* _PROMPT_: Only the lines from the one containing "rotation matrix [-0.8060" through the one containing "Shared camera intrinsics: fx=730.0, fy=700.2, cx=344.0, cy=218.8" should be printed, exactly as they appear below, with both ends included.

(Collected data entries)
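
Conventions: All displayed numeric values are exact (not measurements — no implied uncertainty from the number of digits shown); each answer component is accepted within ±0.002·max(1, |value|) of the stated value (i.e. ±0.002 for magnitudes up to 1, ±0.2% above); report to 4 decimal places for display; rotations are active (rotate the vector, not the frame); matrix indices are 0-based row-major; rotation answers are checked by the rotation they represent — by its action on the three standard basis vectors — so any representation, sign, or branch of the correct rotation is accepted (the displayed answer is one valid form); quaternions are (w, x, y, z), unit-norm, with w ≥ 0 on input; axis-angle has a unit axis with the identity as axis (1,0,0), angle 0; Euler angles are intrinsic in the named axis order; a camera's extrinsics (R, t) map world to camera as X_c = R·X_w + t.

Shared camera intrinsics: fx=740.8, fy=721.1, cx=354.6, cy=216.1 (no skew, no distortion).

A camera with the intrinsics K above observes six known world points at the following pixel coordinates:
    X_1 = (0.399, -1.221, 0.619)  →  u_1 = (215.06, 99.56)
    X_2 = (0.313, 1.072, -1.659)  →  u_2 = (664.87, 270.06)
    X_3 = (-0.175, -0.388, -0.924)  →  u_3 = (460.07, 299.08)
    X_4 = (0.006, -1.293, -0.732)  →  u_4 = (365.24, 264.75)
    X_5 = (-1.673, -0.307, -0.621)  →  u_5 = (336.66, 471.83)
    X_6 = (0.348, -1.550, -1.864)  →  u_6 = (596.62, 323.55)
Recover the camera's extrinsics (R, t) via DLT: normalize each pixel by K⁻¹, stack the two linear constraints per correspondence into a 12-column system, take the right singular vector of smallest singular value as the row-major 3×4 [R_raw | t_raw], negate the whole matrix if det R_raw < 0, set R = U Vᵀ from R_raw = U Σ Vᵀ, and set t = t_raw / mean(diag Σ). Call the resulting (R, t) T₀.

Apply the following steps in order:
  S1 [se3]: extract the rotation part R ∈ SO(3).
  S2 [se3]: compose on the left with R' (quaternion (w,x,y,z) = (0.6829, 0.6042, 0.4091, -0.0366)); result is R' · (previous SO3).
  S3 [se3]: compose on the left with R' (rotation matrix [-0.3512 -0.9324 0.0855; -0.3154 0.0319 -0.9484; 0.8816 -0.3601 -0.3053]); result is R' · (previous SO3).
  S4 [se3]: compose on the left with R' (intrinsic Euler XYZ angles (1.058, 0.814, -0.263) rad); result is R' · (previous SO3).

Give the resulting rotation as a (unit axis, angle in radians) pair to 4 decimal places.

source (pnp_recover): camera pose = R=[0.3637 0.5332 -0.7638; -0.9053 0.0092 -0.4246; -0.2194 0.8459 0.4861], t=(0.1800, -0.0500, 5.0601)
after S1 (rot_of_se3): [0.3637 0.5332 -0.7638; -0.9053 0.0092 -0.4246; -0.2194 0.8459 0.4861]
after S2 (compose_so3): [-0.3646 0.7935 -0.4872; 0.1072 -0.4839 -0.8685; -0.9250 -0.3689 0.0914]
after S3 (compose_so3): [-0.0509 0.1410 0.9887; 0.9957 0.0842 0.0393; -0.0777 0.9864 -0.1446]
after S4 (compose_so3): [0.0875 0.8257 0.5574; 0.6575 -0.4682 0.5904; 0.7484 0.3148 -0.5838]

rotation (axis_angle) = ((-0.7346, -0.5093, -0.4483), 2.9529)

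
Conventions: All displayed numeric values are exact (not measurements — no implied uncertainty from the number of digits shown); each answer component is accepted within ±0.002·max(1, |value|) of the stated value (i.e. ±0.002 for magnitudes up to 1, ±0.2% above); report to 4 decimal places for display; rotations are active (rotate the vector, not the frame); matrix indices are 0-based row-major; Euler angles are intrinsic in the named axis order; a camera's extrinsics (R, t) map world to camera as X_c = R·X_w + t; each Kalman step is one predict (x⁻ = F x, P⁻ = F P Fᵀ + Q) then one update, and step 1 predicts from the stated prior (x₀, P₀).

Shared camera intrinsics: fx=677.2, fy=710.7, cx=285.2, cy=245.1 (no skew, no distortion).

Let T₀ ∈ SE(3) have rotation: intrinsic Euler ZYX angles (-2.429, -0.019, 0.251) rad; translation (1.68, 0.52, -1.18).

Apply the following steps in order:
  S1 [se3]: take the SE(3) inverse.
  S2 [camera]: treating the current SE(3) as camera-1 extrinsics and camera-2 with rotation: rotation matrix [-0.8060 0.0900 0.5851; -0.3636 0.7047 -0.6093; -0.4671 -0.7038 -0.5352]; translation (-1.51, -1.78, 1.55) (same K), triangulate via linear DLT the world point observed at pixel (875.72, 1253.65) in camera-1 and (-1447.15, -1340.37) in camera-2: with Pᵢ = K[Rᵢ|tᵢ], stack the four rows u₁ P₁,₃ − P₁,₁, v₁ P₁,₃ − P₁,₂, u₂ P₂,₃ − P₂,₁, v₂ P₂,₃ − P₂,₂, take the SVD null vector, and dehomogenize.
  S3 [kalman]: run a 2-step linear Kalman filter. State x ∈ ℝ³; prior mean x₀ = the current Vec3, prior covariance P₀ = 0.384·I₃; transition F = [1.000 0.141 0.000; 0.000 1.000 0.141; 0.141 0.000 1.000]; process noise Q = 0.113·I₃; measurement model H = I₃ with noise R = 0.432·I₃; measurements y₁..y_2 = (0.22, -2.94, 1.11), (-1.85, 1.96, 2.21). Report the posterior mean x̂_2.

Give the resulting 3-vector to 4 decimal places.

result = (-0.3302, -0.1348, 1.3839)

after S1 (invert_se3): R=[-0.7565 -0.6537 0.0190; 0.6369 -0.7299 0.2483; -0.1485 0.2000 0.9685], t=(1.6333, -0.3974, 1.2882)
after S2 (triangulate): (1.7515, -0.5311, -0.1800)
after S3 (kf_track): (-0.3302, -0.1348, 1.3839)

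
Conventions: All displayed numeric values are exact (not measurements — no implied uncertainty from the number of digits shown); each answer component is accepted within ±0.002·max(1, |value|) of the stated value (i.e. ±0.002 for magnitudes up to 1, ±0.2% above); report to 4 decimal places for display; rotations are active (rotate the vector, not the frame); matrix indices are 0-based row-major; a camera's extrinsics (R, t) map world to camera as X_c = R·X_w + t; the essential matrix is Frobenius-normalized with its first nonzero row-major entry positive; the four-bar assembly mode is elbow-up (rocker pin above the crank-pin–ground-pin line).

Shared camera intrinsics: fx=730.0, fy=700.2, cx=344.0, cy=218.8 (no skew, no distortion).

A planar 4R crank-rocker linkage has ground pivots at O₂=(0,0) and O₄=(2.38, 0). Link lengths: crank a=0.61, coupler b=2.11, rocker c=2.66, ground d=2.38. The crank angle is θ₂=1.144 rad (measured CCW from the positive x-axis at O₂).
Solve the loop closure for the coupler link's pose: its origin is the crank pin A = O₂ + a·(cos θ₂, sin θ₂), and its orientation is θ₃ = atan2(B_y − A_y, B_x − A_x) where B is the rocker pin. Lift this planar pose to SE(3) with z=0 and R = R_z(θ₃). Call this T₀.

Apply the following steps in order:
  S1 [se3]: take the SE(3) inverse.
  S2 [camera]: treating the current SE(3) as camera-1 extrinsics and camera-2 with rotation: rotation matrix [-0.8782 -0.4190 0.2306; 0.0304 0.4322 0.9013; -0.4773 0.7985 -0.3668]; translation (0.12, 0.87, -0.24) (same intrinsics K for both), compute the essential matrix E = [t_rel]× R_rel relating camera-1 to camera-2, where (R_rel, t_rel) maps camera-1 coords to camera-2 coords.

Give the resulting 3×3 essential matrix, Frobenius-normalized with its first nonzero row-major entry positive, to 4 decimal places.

source (fourbar_fk): coupler pose = R=[0.4758 -0.8795 0.0000; 0.8795 0.4758 0.0000; 0.0000 0.0000 1.0000], t=(0.2525, 0.5553, 0.0000)
after S1 (invert_se3): R=[0.4758 0.8795 0.0000; -0.8795 0.4758 -0.0000; 0.0000 0.0000 1.0000], t=(-0.6085, -0.0421, 0.0000)
after S2 (essential): [0.3013 0.5315 -0.2930; 0.0567 0.1904 -0.0626; 0.4516 -0.4234 -0.3380]

matrix = [0.3013 0.5315 -0.2930; 0.0567 0.1904 -0.0626; 0.4516 -0.4234 -0.3380]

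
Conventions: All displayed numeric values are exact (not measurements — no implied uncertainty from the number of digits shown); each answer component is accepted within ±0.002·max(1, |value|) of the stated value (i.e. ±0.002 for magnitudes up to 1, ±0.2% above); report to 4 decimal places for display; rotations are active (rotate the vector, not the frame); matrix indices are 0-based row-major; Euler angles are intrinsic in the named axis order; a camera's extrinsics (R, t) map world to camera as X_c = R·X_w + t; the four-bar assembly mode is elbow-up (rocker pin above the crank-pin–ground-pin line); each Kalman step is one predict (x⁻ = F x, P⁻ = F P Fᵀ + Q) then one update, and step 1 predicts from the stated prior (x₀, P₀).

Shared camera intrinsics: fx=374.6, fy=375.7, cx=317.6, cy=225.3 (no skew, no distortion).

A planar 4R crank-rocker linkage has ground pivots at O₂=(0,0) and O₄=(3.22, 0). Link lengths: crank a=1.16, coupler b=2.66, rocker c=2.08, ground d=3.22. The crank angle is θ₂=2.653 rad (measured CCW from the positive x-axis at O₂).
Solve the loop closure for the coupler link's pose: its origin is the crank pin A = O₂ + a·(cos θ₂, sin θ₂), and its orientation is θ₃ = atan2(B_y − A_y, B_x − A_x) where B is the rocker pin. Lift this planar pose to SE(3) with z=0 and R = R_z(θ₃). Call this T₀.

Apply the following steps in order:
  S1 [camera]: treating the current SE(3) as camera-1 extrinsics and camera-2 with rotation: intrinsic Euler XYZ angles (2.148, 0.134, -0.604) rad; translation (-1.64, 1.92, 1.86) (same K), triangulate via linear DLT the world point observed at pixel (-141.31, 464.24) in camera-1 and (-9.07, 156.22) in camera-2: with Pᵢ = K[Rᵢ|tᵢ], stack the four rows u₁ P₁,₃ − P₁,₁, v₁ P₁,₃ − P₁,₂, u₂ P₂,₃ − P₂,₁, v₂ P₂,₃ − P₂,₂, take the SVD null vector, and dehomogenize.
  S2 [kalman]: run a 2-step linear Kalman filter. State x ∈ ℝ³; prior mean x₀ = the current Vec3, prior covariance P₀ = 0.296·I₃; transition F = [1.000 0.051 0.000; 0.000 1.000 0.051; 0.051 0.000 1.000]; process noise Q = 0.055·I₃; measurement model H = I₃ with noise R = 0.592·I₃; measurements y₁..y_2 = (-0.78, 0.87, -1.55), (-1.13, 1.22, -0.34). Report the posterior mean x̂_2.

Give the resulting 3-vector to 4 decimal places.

source (fourbar_fk): coupler pose = R=[0.9659 -0.2589 0.0000; 0.2589 0.9659 0.0000; 0.0000 0.0000 1.0000], t=(-1.0243, 0.5445, 0.0000)
after S1 (triangulate): (-1.0158, 0.9136, 1.8301)
after S2 (kf_track): (-0.9710, 1.0231, 0.2276)

result = (-0.9710, 1.0231, 0.2276)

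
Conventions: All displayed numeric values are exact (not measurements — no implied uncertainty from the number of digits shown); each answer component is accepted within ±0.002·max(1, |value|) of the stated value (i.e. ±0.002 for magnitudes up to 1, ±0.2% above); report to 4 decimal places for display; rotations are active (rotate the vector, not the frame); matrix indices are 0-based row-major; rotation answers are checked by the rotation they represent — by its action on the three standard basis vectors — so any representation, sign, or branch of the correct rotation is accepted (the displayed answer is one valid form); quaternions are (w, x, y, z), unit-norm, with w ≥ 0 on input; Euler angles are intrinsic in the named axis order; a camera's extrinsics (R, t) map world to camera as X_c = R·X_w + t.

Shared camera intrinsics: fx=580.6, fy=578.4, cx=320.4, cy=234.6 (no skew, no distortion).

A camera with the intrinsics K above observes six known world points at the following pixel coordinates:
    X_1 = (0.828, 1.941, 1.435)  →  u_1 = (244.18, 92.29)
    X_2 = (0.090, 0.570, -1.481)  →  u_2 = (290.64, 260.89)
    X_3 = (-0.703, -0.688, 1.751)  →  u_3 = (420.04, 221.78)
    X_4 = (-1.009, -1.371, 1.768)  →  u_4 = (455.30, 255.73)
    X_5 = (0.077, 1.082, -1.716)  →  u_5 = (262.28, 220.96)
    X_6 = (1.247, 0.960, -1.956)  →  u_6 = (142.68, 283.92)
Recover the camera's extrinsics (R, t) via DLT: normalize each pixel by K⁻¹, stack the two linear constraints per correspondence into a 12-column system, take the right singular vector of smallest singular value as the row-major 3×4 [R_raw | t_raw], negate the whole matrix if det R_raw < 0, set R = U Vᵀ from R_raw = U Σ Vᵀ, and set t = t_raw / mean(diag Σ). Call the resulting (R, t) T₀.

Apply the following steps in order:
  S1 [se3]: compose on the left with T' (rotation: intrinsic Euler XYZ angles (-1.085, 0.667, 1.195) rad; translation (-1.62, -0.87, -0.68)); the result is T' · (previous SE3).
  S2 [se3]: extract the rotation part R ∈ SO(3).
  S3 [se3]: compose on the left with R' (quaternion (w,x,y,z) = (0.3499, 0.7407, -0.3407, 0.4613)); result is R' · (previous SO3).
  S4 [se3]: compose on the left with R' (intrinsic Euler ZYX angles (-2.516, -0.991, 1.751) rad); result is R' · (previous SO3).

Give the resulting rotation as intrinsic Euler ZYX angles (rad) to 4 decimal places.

source (pnp_recover): camera pose = R=[-0.9112 -0.3810 0.1565; 0.2949 -0.8688 -0.3978; 0.2876 -0.3164 0.9040], t=(0.2599, 0.1200, 6.7682)
after S1 (compose_se3): R=[-0.3004 0.3294 0.8951; 0.1875 -0.8998 0.3940; 0.9352 0.2862 0.2085], t=(2.5543, 3.9747, 1.5548)
after S2 (rot_of_se3): [-0.3004 0.3294 0.8951; 0.1875 -0.8998 0.3940; 0.9352 0.2862 0.2085]
after S3 (compose_so3): [0.1581 0.9847 0.0730; -0.8222 0.1723 -0.5425; -0.5468 0.0258 0.8369]
after S4 (compose_so3): [-0.1510 -0.3584 -0.9213; -0.9545 -0.1896 0.2302; -0.2572 0.9141 -0.3135]

rotation (euler_zyx) = (-1.7277, 0.2601, 1.9012)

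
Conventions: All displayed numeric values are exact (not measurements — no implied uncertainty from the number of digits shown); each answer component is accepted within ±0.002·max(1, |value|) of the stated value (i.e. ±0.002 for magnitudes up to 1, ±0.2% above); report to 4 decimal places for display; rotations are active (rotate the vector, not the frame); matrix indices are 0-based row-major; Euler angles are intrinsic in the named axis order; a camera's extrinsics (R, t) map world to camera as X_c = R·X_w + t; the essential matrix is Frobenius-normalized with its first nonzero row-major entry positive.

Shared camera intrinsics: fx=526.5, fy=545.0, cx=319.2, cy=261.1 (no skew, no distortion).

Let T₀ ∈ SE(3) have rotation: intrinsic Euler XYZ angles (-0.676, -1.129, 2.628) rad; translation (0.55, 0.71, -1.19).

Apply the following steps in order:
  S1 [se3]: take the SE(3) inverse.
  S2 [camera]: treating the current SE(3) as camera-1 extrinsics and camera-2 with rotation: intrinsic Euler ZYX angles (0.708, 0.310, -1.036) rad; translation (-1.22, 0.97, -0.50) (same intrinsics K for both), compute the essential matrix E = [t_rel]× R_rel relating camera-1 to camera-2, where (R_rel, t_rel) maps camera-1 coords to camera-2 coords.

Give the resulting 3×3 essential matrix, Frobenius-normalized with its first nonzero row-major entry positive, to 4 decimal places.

matrix = [0.6533 -0.0671 0.1163; 0.1818 -0.0508 -0.6522; -0.1845 0.0090 -0.2450]

after S1 (invert_se3): R=[-0.3724 -0.1094 -0.9216; -0.2101 -0.9573 0.1985; -0.9040 0.2675 0.3335], t=(-0.8142, 1.0314, 0.7042)
after S2 (essential): [0.6533 -0.0671 0.1163; 0.1818 -0.0508 -0.6522; -0.1845 0.0090 -0.2450]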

* _SOLUTION TO THE EXERCISE_:
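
  S2 [camera]: treating the current SE(3) as camera-1 extrinsics and camera-2 with rotation: rotation matrix [-0.8060 0.0900 0.5851; -0.3636 0.7047 -0.6093; -0.4671 -0.7038 -0.5352]; translation (-1.51, -1.78, 1.55) (same K), triangulate via linear DLT the world point observed at pixel (875.72, 1253.65) in camera-1 and (-1447.15, -1340.37) in camera-2: with Pᵢ = K[Rᵢ|tᵢ], stack the four rows u₁ P₁,₃ − P₁,₁, v₁ P₁,₃ − P₁,₂, u₂ P₂,₃ − P₂,₁, v₂ P₂,₃ − P₂,₂, take the SVD null vector, and dehomogenize.
  S3 [kalman]: run a 2-step linear Kalman filter. State x ∈ ℝ³; prior mean x₀ = the current Vec3, prior covariance P₀ = 0.384·I₃; transition F = [1.000 0.141 0.000; 0.000 1.000 0.141; 0.141 0.000 1.000]; process noise Q = 0.113·I₃; measurement model H = I₃ with noise R = 0.432·I₃; measurements y₁..y_2 = (0.22, -2.94, 1.11), (-1.85, 1.96, 2.21). Report the posterior mean x̂_2.

Give the resulting 3-vector to 4 decimal places.

result = (-0.3302, -0.1348, 1.3839)

after S1 (invert_se3): R=[-0.7565 -0.6537 0.0190; 0.6369 -0.7299 0.2483; -0.1485 0.2000 0.9685], t=(1.6333, -0.3974, 1.2882)
after S2 (triangulate): (1.7515, -0.5311, -0.1800)
after S3 (kf_track): (-0.3302, -0.1348, 1.3839)

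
Conventions: All displayed numeric values are exact (not measurements — no implied uncertainty from the number of digits shown); each answer component is accepted within ±0.002·max(1, |value|) of the stated value (i.e. ±0.002 for magnitudes up to 1, ±0.2% above); report to 4 decimal places for display; rotations are active (rotate the vector, not the frame); matrix indices are 0-based row-major; a camera's extrinsics (R, t) map world to camera as X_c = R·X_w + t; the essential matrix is Frobenius-normalized with its first nonzero row-major entry positive; the four-bar assembly mode is elbow-up (rocker pin above the crank-pin–ground-pin line).

Shared camera intrinsics: fx=730.0, fy=700.2, cx=344.0, cy=218.8 (no skew, no distortion).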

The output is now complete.